Records supplied: Begin
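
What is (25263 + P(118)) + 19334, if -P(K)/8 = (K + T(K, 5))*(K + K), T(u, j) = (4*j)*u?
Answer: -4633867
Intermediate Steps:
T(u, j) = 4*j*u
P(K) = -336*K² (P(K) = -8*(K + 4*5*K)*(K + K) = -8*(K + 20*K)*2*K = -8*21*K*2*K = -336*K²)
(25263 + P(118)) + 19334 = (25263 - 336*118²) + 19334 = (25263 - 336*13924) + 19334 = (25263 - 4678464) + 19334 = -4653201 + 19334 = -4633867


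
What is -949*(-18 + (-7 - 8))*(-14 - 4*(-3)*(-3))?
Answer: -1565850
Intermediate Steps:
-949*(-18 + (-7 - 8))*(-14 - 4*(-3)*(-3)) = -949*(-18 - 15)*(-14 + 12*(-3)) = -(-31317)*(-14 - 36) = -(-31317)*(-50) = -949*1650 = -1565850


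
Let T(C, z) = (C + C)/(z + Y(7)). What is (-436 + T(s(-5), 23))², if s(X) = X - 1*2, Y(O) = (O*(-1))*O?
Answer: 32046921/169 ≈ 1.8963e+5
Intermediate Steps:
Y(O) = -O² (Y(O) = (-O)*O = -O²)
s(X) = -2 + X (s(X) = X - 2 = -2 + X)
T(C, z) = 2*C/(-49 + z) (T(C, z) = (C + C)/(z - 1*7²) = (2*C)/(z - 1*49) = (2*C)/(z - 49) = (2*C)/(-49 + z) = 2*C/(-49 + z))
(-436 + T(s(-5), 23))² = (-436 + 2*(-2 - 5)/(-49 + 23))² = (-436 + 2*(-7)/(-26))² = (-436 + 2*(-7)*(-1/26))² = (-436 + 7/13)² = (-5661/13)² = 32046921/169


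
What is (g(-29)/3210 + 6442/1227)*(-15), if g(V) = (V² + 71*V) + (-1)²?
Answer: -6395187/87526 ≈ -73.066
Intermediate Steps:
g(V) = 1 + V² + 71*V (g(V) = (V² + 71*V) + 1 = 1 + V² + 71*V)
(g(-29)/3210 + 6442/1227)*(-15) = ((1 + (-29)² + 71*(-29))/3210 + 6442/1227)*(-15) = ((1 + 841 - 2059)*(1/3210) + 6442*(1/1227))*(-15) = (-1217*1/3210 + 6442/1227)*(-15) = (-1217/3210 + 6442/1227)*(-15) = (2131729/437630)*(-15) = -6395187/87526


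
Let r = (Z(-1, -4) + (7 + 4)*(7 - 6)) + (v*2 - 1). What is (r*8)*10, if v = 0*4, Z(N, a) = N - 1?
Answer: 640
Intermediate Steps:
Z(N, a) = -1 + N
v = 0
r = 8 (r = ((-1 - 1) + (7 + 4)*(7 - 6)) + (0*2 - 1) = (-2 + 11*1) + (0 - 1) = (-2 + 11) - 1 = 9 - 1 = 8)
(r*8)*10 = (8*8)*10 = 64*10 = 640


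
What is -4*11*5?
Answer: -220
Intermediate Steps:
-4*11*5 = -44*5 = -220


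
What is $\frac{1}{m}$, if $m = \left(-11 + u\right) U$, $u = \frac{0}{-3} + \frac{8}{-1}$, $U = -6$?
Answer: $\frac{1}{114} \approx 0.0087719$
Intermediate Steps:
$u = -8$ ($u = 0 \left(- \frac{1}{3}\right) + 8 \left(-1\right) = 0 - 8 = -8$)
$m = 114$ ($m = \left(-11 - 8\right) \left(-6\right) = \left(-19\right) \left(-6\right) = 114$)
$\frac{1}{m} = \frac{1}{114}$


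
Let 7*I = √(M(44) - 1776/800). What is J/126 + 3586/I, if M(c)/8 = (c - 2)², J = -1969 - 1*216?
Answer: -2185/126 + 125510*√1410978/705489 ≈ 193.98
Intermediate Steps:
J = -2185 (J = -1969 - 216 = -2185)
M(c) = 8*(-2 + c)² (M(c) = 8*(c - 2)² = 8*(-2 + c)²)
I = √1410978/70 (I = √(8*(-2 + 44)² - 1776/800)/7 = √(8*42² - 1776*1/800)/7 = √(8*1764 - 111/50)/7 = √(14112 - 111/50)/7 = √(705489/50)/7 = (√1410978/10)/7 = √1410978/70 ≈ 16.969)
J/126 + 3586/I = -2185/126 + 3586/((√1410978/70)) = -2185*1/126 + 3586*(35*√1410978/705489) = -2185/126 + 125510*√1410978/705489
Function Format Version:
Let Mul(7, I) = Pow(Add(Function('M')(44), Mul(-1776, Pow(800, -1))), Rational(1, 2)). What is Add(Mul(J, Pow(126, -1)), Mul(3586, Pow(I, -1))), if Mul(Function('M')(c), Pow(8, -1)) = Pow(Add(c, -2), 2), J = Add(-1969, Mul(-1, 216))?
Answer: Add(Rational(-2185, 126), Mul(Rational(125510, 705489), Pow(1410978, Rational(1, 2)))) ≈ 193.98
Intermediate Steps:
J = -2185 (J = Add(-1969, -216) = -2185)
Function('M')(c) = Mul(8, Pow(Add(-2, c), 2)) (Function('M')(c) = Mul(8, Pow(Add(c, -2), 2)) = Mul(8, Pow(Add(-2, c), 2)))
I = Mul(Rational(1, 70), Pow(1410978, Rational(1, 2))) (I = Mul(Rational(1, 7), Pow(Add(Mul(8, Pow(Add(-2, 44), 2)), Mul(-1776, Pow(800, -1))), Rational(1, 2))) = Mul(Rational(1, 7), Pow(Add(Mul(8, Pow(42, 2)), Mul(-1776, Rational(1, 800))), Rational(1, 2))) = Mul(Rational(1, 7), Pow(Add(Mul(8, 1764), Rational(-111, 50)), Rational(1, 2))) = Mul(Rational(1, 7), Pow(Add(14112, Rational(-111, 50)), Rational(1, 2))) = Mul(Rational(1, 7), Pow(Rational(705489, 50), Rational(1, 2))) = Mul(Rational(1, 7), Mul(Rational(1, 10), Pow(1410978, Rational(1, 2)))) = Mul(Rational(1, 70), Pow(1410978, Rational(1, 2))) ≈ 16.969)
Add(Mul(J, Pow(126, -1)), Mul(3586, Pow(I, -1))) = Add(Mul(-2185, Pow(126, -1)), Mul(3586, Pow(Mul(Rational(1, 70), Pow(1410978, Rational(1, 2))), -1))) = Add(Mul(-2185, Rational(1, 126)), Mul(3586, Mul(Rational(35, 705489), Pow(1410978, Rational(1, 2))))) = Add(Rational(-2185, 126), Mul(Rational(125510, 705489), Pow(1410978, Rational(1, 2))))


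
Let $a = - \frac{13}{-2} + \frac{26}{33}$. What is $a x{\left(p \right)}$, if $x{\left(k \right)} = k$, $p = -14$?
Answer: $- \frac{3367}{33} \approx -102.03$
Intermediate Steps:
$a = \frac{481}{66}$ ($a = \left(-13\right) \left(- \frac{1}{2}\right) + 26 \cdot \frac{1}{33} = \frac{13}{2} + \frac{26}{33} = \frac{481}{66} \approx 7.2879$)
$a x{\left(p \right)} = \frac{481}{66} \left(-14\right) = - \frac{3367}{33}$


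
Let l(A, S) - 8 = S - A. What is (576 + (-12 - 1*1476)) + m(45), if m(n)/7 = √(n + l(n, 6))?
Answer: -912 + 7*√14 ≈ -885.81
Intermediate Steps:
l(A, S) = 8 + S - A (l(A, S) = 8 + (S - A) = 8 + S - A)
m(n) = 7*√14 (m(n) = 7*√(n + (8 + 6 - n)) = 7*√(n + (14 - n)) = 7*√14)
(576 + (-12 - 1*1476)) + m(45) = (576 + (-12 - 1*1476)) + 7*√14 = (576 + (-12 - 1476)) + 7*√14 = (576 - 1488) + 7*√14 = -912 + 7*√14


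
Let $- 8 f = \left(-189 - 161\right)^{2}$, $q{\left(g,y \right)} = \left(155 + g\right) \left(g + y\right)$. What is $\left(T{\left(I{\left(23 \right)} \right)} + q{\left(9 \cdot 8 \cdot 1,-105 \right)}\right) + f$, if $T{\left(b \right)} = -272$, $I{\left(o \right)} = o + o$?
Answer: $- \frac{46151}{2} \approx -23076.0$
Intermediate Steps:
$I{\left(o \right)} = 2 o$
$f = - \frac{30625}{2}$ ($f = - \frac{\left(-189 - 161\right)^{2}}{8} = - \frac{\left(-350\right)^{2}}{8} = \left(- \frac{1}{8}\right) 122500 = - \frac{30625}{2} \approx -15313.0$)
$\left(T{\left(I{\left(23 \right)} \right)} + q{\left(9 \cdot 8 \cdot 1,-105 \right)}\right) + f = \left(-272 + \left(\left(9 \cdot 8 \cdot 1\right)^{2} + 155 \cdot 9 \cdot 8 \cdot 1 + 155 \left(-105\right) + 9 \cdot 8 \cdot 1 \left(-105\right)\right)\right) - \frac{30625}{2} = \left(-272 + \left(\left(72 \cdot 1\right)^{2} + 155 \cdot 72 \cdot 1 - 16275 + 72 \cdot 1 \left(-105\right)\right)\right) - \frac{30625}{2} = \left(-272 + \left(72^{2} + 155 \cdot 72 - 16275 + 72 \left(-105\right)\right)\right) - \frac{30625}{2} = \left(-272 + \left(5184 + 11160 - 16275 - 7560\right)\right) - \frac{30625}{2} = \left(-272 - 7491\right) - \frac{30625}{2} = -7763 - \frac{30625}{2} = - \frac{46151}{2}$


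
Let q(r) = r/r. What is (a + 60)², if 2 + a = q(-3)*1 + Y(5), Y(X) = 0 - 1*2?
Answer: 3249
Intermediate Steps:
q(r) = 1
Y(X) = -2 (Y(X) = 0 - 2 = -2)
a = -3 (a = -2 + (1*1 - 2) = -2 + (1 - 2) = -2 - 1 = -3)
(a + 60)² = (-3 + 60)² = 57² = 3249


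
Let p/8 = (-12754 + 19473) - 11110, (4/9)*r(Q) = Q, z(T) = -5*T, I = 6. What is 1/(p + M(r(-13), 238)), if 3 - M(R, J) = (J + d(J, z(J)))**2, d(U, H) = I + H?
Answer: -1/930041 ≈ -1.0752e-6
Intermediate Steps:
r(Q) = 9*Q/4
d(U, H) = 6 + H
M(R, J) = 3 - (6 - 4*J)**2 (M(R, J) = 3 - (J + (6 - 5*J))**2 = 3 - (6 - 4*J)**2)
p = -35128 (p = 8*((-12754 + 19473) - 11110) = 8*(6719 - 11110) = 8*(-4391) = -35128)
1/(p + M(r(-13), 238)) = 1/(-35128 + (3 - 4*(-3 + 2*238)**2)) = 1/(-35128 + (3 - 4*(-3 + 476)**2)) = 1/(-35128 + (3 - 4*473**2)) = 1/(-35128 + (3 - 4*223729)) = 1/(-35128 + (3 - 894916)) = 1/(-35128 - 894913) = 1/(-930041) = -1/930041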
Records supplied: End
Records supplied: Begin
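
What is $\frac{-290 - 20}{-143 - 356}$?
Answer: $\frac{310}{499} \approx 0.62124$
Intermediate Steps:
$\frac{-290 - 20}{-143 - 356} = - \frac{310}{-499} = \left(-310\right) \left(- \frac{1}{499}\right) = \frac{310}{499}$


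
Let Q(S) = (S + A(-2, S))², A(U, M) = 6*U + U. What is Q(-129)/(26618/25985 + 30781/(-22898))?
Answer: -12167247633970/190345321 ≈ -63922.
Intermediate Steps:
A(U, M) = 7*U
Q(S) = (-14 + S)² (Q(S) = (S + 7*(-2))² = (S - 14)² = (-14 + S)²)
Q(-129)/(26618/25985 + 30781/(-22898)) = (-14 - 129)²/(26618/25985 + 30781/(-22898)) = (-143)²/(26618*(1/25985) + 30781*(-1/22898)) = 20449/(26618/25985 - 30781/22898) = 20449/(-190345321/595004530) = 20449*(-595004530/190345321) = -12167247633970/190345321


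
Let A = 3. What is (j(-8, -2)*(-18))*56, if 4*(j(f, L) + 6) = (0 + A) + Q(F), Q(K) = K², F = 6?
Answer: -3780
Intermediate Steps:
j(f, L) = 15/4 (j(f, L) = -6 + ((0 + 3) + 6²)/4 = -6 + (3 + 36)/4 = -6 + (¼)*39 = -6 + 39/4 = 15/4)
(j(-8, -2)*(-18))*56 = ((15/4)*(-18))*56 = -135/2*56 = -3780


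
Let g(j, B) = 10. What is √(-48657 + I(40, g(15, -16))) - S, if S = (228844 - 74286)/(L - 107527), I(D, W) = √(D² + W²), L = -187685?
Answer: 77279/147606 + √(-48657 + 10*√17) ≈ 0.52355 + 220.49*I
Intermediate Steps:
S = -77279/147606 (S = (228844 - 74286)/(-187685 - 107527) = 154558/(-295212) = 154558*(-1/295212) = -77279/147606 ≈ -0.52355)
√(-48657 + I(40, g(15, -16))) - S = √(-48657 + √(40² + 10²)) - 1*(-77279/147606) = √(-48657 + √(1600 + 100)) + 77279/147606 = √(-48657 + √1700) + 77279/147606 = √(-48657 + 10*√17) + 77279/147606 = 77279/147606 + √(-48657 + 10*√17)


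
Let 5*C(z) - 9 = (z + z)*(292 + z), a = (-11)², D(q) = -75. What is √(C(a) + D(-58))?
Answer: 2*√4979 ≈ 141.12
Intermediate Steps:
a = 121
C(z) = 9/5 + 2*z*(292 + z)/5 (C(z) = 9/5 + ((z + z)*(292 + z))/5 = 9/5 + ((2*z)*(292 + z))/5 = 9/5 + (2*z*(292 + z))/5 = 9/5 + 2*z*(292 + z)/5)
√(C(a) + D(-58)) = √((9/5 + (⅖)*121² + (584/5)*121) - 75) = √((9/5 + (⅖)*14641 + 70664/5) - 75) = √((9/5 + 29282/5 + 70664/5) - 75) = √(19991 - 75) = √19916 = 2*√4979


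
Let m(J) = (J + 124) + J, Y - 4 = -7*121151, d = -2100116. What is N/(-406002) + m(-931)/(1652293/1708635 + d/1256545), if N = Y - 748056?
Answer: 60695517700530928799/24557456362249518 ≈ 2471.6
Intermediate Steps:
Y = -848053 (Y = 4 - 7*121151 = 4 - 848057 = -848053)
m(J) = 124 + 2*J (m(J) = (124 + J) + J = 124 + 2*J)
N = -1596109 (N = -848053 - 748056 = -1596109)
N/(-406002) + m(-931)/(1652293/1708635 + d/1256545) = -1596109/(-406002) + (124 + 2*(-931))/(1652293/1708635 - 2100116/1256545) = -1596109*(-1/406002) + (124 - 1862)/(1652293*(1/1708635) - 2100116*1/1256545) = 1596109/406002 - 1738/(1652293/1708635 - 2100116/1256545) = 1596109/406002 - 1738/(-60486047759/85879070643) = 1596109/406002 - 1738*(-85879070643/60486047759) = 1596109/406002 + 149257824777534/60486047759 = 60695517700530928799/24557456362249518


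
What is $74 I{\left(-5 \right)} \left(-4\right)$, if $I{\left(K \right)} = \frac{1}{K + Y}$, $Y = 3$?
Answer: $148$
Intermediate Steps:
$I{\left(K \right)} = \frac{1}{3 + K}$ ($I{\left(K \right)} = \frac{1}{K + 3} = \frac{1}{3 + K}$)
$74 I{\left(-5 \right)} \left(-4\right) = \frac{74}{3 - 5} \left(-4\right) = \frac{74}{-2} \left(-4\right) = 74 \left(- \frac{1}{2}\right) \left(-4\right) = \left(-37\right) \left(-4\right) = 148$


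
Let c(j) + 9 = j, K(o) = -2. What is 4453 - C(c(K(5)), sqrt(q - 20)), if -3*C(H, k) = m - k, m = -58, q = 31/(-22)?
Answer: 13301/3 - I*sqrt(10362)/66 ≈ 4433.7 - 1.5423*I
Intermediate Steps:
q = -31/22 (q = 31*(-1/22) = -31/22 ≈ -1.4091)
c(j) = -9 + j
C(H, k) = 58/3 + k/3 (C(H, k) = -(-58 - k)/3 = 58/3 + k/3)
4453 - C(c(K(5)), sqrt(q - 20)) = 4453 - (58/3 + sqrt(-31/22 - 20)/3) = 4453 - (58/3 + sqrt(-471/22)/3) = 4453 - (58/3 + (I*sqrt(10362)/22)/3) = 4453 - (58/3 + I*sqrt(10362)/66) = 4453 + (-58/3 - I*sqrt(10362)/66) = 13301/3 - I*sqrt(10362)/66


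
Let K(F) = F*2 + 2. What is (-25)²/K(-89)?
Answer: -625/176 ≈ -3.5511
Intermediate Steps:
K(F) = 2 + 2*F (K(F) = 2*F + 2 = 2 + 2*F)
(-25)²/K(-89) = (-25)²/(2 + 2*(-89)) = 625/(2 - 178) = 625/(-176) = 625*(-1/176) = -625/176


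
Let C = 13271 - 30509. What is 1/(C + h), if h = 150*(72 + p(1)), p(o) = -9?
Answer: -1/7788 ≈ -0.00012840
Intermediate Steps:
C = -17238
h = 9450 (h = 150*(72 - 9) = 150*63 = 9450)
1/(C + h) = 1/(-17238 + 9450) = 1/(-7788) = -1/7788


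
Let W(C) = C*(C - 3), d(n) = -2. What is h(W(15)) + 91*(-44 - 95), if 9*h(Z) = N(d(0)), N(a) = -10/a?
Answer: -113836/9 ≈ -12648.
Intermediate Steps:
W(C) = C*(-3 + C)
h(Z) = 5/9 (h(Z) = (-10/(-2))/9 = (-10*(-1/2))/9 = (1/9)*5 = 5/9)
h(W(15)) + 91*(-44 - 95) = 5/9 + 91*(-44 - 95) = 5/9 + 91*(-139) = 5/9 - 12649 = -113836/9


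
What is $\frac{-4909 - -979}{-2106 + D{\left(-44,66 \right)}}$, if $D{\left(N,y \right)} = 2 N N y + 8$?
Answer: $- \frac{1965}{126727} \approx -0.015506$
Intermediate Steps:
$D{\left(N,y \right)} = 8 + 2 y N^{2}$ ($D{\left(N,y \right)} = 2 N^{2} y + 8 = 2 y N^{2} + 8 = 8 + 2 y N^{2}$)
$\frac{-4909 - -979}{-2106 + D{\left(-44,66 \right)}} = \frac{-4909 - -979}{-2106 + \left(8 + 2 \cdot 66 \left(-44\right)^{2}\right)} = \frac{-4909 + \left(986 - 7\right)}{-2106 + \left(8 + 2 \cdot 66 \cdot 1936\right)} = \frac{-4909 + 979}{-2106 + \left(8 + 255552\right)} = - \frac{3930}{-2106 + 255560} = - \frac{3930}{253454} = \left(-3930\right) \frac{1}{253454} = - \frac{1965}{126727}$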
Records supplied: End
Records supplied: Begin
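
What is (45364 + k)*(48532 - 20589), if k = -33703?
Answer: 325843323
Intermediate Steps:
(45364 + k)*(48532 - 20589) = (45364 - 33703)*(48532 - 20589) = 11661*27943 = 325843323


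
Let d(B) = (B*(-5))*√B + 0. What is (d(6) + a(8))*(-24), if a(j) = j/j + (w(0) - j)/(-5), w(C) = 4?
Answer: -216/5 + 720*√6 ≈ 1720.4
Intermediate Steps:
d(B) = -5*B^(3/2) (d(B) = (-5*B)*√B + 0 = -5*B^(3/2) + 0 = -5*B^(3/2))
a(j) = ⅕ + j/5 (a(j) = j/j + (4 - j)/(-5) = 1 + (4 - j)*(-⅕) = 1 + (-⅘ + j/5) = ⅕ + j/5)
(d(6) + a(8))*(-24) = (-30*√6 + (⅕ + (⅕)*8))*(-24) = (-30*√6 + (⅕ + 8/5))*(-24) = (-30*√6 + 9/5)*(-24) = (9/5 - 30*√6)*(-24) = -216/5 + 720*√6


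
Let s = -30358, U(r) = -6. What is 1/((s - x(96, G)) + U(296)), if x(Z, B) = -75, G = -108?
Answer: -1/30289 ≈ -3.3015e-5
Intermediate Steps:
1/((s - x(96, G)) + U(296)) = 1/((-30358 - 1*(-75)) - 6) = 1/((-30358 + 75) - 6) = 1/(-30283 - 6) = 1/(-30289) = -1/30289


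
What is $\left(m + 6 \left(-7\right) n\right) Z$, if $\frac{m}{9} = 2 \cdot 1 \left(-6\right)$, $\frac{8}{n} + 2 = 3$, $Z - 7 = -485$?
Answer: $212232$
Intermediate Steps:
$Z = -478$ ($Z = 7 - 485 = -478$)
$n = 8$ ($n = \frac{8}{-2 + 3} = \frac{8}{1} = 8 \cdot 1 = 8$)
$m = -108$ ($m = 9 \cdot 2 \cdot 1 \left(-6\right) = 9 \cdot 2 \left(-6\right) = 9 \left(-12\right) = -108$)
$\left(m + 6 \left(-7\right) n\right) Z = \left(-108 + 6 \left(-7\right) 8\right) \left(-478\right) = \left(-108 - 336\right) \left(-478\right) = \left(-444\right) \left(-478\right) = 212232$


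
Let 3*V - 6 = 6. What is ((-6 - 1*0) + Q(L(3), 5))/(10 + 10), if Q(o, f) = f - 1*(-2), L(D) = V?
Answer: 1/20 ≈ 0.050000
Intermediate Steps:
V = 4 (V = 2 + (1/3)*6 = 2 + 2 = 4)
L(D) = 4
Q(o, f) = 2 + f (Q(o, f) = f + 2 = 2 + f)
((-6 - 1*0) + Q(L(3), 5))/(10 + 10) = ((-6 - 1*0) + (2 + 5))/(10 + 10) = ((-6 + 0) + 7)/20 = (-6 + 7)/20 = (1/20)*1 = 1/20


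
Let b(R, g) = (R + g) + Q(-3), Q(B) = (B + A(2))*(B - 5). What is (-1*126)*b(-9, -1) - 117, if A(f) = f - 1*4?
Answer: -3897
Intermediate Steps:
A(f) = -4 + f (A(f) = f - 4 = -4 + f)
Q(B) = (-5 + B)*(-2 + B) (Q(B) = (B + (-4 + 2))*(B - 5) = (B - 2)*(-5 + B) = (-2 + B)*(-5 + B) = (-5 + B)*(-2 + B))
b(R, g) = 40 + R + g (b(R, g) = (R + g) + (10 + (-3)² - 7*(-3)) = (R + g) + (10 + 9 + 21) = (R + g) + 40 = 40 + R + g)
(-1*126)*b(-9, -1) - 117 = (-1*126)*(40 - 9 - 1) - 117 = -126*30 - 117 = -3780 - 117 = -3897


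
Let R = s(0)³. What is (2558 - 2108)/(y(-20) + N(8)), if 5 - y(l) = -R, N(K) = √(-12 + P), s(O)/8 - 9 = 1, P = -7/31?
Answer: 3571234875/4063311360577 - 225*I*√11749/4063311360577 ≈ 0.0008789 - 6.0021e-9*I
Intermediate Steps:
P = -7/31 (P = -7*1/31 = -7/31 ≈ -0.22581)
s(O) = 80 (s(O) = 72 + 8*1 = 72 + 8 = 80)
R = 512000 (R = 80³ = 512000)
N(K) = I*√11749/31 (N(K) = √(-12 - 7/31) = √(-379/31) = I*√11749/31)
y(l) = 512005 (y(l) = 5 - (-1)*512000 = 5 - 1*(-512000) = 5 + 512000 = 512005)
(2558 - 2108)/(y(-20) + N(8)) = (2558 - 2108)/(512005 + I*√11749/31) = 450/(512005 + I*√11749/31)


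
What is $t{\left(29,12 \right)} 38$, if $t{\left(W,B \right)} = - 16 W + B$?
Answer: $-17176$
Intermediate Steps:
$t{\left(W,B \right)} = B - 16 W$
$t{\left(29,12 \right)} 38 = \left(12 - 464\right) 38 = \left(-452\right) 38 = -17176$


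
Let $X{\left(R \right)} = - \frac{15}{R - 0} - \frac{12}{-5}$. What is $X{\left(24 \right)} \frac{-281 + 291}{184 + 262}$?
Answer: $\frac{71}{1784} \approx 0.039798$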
Records supplied: End
## [What is needed]
One stretch of the lines above is wanted, from the line that contains "Answer: 2*√4979 ≈ 141.12" through the line that contains "Answer: $148$". Output it exactly.

## [Written answer]
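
Answer: 2*√4979 ≈ 141.12
Intermediate Steps:
a = 121
C(z) = 9/5 + 2*z*(292 + z)/5 (C(z) = 9/5 + ((z + z)*(292 + z))/5 = 9/5 + ((2*z)*(292 + z))/5 = 9/5 + (2*z*(292 + z))/5 = 9/5 + 2*z*(292 + z)/5)
√(C(a) + D(-58)) = √((9/5 + (⅖)*121² + (584/5)*121) - 75) = √((9/5 + (⅖)*14641 + 70664/5) - 75) = √((9/5 + 29282/5 + 70664/5) - 75) = √(19991 - 75) = √19916 = 2*√4979


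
Let m(J) = (J + 124) + J, Y - 4 = -7*121151, d = -2100116. What is N/(-406002) + m(-931)/(1652293/1708635 + d/1256545), if N = Y - 748056?
Answer: 60695517700530928799/24557456362249518 ≈ 2471.6
Intermediate Steps:
Y = -848053 (Y = 4 - 7*121151 = 4 - 848057 = -848053)
m(J) = 124 + 2*J (m(J) = (124 + J) + J = 124 + 2*J)
N = -1596109 (N = -848053 - 748056 = -1596109)
N/(-406002) + m(-931)/(1652293/1708635 + d/1256545) = -1596109/(-406002) + (124 + 2*(-931))/(1652293/1708635 - 2100116/1256545) = -1596109*(-1/406002) + (124 - 1862)/(1652293*(1/1708635) - 2100116*1/1256545) = 1596109/406002 - 1738/(1652293/1708635 - 2100116/1256545) = 1596109/406002 - 1738/(-60486047759/85879070643) = 1596109/406002 - 1738*(-85879070643/60486047759) = 1596109/406002 + 149257824777534/60486047759 = 60695517700530928799/24557456362249518


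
What is $74 I{\left(-5 \right)} \left(-4\right)$, if $I{\left(K \right)} = \frac{1}{K + Y}$, $Y = 3$?
Answer: $148$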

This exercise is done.